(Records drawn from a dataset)
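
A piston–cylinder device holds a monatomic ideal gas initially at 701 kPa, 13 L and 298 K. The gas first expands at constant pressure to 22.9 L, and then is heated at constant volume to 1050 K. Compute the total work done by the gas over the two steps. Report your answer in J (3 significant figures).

Step 1 (isobaric): W = PΔV = (701 kPa)(22.9 − 13 L) = 6940 J.
Step 2 (isochoric): W = 0 (constant volume).
W_total = 6940 + 0 = 6940 J.

W_total ≈ 6940 J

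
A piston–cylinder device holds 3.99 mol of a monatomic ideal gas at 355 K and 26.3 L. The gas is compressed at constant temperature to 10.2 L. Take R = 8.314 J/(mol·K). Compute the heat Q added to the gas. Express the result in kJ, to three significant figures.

Q ≈ -11.2 kJ

Isothermal ⇒ ΔU = 0, so Q = W = nRT ln(V₂/V₁).
Q = (3.99)(8.314)(355) ln(10.2/26.3) = 11776 × -0.9472 = -11154 J.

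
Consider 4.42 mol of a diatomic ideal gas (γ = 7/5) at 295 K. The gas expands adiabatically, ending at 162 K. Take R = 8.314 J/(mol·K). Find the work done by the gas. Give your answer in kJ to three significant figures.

Adiabatic ⇒ Q = 0, so W_by = −ΔU = nCᵥ(T₁ − T₂).
Cᵥ = 5R/2 = 20.79 J/(mol·K).
W = (4.42)(20.79)(295 − 162) = 12219 J.

W ≈ 12.2 kJ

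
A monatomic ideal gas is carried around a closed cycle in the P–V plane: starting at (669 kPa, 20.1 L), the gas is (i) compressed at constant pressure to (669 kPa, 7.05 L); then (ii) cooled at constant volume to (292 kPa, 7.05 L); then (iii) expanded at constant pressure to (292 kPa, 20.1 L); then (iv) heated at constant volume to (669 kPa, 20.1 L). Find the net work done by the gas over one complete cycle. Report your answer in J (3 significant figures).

W_net ≈ -4920 J

Constant-volume legs do no work.
W(i) = (669)(7.05 − 20.1) = -8730 J; W(iii) = (292)(20.1 − 7.05) = 3811 J.
W_net = -8730 + 3811 = -4920 J (the counter-clockwise enclosed area).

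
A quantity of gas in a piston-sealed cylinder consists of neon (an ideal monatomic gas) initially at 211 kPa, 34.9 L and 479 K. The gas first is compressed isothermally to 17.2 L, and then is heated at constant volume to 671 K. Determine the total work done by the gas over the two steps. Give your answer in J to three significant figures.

Step 1 (isothermal): W = P₁V₁ ln(V₂/V₁) = (7364) ln(17.2/34.9) = -5211 J.
Step 2 (isochoric): W = 0 (constant volume).
W_total = -5211 + 0 = -5211 J.

W_total ≈ -5210 J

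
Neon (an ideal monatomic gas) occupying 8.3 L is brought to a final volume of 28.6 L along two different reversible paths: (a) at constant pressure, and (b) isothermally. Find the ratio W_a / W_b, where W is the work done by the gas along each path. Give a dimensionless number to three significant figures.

W_a / W_b ≈ 1.98

Path (a) isobaric: W = P₁(V₂ − V₁) → W_a/(P₁V₁) = 2.446.
Path (b) isothermal: W = P₁V₁ ln(V₂/V₁) → W_b/(P₁V₁) = 1.237.
W_a / W_b = 2.446 / 1.237 = 1.977.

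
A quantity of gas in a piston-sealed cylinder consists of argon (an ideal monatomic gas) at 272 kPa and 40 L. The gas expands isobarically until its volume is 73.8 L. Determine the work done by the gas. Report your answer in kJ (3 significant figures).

W ≈ 9.19 kJ

Isobaric: W = P ΔV.
W = (272 kPa)(73.8 − 40 L) = (272)(33.8) = 9194 J.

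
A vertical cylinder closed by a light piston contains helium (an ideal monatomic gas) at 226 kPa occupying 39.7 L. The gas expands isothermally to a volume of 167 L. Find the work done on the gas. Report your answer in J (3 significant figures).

Isothermal: W = nRT ln(V₂/V₁) = P₁V₁ ln(V₂/V₁).
P₁V₁ = (226 kPa)(39.7 L) = 8972 J.
W = 8972 × ln(167/39.7) = 8972 × 1.437
W_by_gas = 12890 J; work on gas = −W_by = -12890 J.

W ≈ -12900 J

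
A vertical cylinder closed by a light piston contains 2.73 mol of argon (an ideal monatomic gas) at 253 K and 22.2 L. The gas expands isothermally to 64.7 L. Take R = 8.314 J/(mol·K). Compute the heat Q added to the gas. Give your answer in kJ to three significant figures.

Isothermal ⇒ ΔU = 0, so Q = W = nRT ln(V₂/V₁).
Q = (2.73)(8.314)(253) ln(64.7/22.2) = 5742 × 1.07 = 6142 J.

Q ≈ 6.14 kJ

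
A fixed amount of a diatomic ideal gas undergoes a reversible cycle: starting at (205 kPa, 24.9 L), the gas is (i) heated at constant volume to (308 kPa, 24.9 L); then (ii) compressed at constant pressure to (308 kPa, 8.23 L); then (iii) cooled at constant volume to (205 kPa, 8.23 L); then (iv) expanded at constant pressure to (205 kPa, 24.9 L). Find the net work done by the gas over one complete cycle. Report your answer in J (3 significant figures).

W_net ≈ -1720 J

Constant-volume legs do no work.
W(ii) = (308)(8.23 − 24.9) = -5134 J; W(iv) = (205)(24.9 − 8.23) = 3417 J.
W_net = -5134 + 3417 = -1717 J (the counter-clockwise enclosed area).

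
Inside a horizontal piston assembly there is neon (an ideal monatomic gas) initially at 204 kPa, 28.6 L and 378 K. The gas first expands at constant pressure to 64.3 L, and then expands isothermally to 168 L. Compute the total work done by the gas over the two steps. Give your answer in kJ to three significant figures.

Step 1 (isobaric): W = PΔV = (204 kPa)(64.3 − 28.6 L) = 7283 J.
After step 1: P = 204 kPa, V = 64.3 L, T = 849.8 K.
Step 2 (isothermal): W = P₁V₁ ln(V₂/V₁) = (13117) ln(168/64.3) = 12598 J.
W_total = 7283 + 12598 = 19881 J.

W_total ≈ 19.9 kJ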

— TRY IT —
Copy every entry exactly.

— SOLUTION —
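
A piston–cylinder device holds a monatomic ideal gas initially at 701 kPa, 13 L and 298 K. The gas first expands at constant pressure to 22.9 L, and then is heated at constant volume to 1050 K. Compute the total work done by the gas over the two steps. Report your answer in J (3 significant figures).

Step 1 (isobaric): W = PΔV = (701 kPa)(22.9 − 13 L) = 6940 J.
Step 2 (isochoric): W = 0 (constant volume).
W_total = 6940 + 0 = 6940 J.

W_total ≈ 6940 J

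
A piston–cylinder device holds 3.99 mol of a monatomic ideal gas at 355 K and 26.3 L. The gas is compressed at constant temperature to 10.2 L. Take R = 8.314 J/(mol·K). Compute the heat Q added to the gas. Express the result in kJ, to three significant figures.

Q ≈ -11.2 kJ

Isothermal ⇒ ΔU = 0, so Q = W = nRT ln(V₂/V₁).
Q = (3.99)(8.314)(355) ln(10.2/26.3) = 11776 × -0.9472 = -11154 J.

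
Consider 4.42 mol of a diatomic ideal gas (γ = 7/5) at 295 K. The gas expands adiabatically, ending at 162 K. Take R = 8.314 J/(mol·K). Find the work done by the gas. Give your answer in kJ to three significant figures.

Adiabatic ⇒ Q = 0, so W_by = −ΔU = nCᵥ(T₁ − T₂).
Cᵥ = 5R/2 = 20.79 J/(mol·K).
W = (4.42)(20.79)(295 − 162) = 12219 J.

W ≈ 12.2 kJ

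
A monatomic ideal gas is carried around a closed cycle in the P–V plane: starting at (669 kPa, 20.1 L), the gas is (i) compressed at constant pressure to (669 kPa, 7.05 L); then (ii) cooled at constant volume to (292 kPa, 7.05 L); then (iii) expanded at constant pressure to (292 kPa, 20.1 L); then (iv) heated at constant volume to (669 kPa, 20.1 L). Find the net work done by the gas over one complete cycle. Report your answer in J (3 significant figures).

W_net ≈ -4920 J

Constant-volume legs do no work.
W(i) = (669)(7.05 − 20.1) = -8730 J; W(iii) = (292)(20.1 − 7.05) = 3811 J.
W_net = -8730 + 3811 = -4920 J (the counter-clockwise enclosed area).

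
A quantity of gas in a piston-sealed cylinder consists of neon (an ideal monatomic gas) initially at 211 kPa, 34.9 L and 479 K. The gas first is compressed isothermally to 17.2 L, and then is heated at constant volume to 671 K. Determine the total work done by the gas over the two steps. Give your answer in J to three significant figures.

Step 1 (isothermal): W = P₁V₁ ln(V₂/V₁) = (7364) ln(17.2/34.9) = -5211 J.
Step 2 (isochoric): W = 0 (constant volume).
W_total = -5211 + 0 = -5211 J.

W_total ≈ -5210 J

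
Neon (an ideal monatomic gas) occupying 8.3 L is brought to a final volume of 28.6 L along two different reversible paths: (a) at constant pressure, and (b) isothermally. Find the ratio W_a / W_b, where W is the work done by the gas along each path. Give a dimensionless number to three significant figures.

W_a / W_b ≈ 1.98

Path (a) isobaric: W = P₁(V₂ − V₁) → W_a/(P₁V₁) = 2.446.
Path (b) isothermal: W = P₁V₁ ln(V₂/V₁) → W_b/(P₁V₁) = 1.237.
W_a / W_b = 2.446 / 1.237 = 1.977.

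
A quantity of gas in a piston-sealed cylinder consists of argon (an ideal monatomic gas) at 272 kPa and 40 L. The gas expands isobarically until its volume is 73.8 L. Determine the work done by the gas. Report your answer in kJ (3 significant figures).

W ≈ 9.19 kJ

Isobaric: W = P ΔV.
W = (272 kPa)(73.8 − 40 L) = (272)(33.8) = 9194 J.

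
A vertical cylinder closed by a light piston contains helium (an ideal monatomic gas) at 226 kPa occupying 39.7 L. The gas expands isothermally to a volume of 167 L. Find the work done on the gas. Report your answer in J (3 significant figures).

Isothermal: W = nRT ln(V₂/V₁) = P₁V₁ ln(V₂/V₁).
P₁V₁ = (226 kPa)(39.7 L) = 8972 J.
W = 8972 × ln(167/39.7) = 8972 × 1.437
W_by_gas = 12890 J; work on gas = −W_by = -12890 J.

W ≈ -12900 J

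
A vertical cylinder closed by a light piston contains 2.73 mol of argon (an ideal monatomic gas) at 253 K and 22.2 L. The gas expands isothermally to 64.7 L. Take R = 8.314 J/(mol·K). Compute the heat Q added to the gas. Give your answer in kJ to three significant figures.

Isothermal ⇒ ΔU = 0, so Q = W = nRT ln(V₂/V₁).
Q = (2.73)(8.314)(253) ln(64.7/22.2) = 5742 × 1.07 = 6142 J.

Q ≈ 6.14 kJ

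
A fixed amount of a diatomic ideal gas undergoes a reversible cycle: starting at (205 kPa, 24.9 L), the gas is (i) heated at constant volume to (308 kPa, 24.9 L); then (ii) compressed at constant pressure to (308 kPa, 8.23 L); then (iii) cooled at constant volume to (205 kPa, 8.23 L); then (iv) expanded at constant pressure to (205 kPa, 24.9 L). Find the net work done by the gas over one complete cycle. Report your answer in J (3 significant figures).

W_net ≈ -1720 J

Constant-volume legs do no work.
W(ii) = (308)(8.23 − 24.9) = -5134 J; W(iv) = (205)(24.9 − 8.23) = 3417 J.
W_net = -5134 + 3417 = -1717 J (the counter-clockwise enclosed area).

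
Inside a horizontal piston assembly there is neon (an ideal monatomic gas) initially at 204 kPa, 28.6 L and 378 K. The gas first expands at constant pressure to 64.3 L, and then expands isothermally to 168 L. Compute the total work done by the gas over the two steps. Give your answer in kJ to three significant figures.

Step 1 (isobaric): W = PΔV = (204 kPa)(64.3 − 28.6 L) = 7283 J.
After step 1: P = 204 kPa, V = 64.3 L, T = 849.8 K.
Step 2 (isothermal): W = P₁V₁ ln(V₂/V₁) = (13117) ln(168/64.3) = 12598 J.
W_total = 7283 + 12598 = 19881 J.

W_total ≈ 19.9 kJ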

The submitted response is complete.